Some lines of the records below include the word "just". Report how many, and write nothing besides the number.

:: RECORDS FOR THE EXERCISE

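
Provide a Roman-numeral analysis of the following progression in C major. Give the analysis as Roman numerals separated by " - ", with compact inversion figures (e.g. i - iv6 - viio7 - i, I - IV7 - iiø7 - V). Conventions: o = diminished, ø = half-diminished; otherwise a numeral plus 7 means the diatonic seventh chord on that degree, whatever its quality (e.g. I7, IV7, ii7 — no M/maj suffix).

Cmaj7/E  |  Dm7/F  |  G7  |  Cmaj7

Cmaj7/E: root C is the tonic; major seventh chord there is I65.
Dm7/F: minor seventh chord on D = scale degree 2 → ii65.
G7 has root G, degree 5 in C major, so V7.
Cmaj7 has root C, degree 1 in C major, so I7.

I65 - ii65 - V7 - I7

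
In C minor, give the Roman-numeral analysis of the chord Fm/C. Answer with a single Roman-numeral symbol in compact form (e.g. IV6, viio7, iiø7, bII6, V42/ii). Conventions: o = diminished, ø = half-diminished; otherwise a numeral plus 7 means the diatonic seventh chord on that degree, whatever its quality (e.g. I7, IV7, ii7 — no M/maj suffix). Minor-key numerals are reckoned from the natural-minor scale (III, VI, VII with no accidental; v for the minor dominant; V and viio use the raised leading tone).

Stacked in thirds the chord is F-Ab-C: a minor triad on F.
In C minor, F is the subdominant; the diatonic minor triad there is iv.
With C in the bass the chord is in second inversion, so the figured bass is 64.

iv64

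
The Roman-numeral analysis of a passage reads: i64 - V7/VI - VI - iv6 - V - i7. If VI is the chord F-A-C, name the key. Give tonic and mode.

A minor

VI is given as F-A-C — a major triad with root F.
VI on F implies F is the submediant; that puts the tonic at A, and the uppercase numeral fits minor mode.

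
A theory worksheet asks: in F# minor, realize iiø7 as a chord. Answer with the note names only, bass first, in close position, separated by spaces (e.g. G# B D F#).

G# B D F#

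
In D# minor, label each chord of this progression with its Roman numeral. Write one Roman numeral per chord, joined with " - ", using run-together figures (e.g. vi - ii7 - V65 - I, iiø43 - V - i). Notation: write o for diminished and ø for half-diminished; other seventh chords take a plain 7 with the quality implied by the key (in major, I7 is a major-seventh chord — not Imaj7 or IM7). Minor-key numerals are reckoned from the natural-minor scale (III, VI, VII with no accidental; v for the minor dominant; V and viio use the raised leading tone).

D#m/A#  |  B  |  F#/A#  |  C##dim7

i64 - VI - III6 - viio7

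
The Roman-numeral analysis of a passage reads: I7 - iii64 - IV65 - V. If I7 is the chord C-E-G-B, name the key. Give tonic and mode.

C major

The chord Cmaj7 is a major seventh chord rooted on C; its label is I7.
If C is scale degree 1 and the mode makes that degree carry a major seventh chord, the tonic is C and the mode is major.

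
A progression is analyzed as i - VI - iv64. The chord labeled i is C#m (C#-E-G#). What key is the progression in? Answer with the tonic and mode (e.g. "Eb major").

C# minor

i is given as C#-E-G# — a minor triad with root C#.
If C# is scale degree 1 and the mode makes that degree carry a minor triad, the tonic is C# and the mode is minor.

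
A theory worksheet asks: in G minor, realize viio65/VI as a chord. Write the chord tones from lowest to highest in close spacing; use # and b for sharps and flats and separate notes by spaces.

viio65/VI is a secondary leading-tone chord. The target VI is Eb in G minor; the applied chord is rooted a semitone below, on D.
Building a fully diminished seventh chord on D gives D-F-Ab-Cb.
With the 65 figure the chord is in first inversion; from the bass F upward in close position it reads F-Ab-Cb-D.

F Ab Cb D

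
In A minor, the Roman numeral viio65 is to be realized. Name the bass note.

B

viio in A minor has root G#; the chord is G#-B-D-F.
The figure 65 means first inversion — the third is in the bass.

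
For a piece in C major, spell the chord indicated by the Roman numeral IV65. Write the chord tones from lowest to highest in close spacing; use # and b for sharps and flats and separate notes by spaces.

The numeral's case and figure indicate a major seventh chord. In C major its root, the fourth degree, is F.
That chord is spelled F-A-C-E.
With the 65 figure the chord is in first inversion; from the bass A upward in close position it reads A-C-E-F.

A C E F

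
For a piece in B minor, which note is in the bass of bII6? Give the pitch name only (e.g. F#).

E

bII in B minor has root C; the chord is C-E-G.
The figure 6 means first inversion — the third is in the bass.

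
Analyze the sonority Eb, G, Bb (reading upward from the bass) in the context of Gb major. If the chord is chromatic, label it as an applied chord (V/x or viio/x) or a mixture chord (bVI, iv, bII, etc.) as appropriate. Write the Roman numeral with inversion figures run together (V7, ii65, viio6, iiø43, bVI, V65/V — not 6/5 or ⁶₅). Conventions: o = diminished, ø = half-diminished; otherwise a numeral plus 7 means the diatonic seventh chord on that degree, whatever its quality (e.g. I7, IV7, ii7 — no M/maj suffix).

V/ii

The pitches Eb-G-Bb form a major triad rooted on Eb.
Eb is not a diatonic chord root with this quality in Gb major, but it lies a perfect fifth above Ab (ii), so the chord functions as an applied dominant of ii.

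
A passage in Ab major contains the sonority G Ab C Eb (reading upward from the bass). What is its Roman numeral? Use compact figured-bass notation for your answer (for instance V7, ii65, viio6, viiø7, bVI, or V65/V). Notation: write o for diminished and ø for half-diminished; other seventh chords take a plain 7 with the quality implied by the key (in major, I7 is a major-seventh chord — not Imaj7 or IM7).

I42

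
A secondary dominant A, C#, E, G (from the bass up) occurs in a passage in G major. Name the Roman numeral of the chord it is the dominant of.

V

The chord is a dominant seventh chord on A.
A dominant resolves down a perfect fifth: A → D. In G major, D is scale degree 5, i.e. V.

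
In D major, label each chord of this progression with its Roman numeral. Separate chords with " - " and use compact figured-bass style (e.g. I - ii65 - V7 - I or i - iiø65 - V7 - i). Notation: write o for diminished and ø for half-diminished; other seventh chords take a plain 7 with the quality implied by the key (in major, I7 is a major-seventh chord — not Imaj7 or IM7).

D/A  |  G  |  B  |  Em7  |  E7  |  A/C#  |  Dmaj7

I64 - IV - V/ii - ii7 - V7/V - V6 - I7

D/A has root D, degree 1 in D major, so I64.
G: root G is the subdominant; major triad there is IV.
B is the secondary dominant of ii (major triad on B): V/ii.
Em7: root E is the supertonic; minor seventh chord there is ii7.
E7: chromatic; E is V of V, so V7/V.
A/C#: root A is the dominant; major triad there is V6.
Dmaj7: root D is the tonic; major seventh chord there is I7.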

::::
:: RECORDS FOR THE EXERCISE

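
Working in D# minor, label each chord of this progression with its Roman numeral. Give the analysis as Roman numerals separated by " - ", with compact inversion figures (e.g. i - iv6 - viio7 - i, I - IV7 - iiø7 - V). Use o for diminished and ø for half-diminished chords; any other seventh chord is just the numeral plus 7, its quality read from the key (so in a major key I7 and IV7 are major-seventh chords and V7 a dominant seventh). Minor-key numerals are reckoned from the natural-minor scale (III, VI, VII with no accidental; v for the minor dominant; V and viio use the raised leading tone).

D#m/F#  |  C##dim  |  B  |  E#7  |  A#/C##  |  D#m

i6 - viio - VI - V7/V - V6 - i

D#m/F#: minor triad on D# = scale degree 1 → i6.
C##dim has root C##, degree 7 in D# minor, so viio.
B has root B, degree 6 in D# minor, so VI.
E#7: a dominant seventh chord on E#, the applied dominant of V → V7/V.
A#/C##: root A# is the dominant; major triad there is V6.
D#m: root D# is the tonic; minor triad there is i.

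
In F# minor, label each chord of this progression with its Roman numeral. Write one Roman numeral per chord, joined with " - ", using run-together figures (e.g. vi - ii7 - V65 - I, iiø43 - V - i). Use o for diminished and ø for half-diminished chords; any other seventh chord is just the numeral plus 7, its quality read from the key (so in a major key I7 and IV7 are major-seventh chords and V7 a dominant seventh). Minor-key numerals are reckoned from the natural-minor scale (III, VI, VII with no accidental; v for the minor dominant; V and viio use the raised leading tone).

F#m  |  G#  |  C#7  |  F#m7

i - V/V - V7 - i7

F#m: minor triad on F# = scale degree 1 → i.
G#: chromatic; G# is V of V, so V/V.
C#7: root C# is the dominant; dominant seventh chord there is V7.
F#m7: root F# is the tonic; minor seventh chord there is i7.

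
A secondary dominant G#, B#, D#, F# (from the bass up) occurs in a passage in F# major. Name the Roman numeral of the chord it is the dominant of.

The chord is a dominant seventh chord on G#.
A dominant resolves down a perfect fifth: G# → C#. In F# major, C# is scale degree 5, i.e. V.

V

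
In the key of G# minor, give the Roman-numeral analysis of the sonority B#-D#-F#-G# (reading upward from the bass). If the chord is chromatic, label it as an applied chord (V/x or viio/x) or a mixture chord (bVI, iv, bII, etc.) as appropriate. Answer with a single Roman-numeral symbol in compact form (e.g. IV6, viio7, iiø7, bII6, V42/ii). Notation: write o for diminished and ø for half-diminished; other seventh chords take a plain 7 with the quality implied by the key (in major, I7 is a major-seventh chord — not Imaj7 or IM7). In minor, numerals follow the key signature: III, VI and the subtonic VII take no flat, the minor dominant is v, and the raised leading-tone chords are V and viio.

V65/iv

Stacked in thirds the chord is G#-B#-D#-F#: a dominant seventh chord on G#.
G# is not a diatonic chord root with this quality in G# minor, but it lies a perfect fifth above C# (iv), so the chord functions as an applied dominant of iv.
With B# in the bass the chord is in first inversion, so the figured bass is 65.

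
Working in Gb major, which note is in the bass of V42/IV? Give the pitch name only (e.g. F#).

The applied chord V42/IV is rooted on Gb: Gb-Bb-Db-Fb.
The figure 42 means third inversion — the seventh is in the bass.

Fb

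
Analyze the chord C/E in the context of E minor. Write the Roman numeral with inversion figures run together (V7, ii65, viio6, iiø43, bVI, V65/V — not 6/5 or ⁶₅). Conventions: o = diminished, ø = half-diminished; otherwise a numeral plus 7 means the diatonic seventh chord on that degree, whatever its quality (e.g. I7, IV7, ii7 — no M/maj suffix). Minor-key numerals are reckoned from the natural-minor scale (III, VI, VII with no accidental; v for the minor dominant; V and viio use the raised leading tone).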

::::

▶ [RESPONSE TO THIS EXERCISE]
2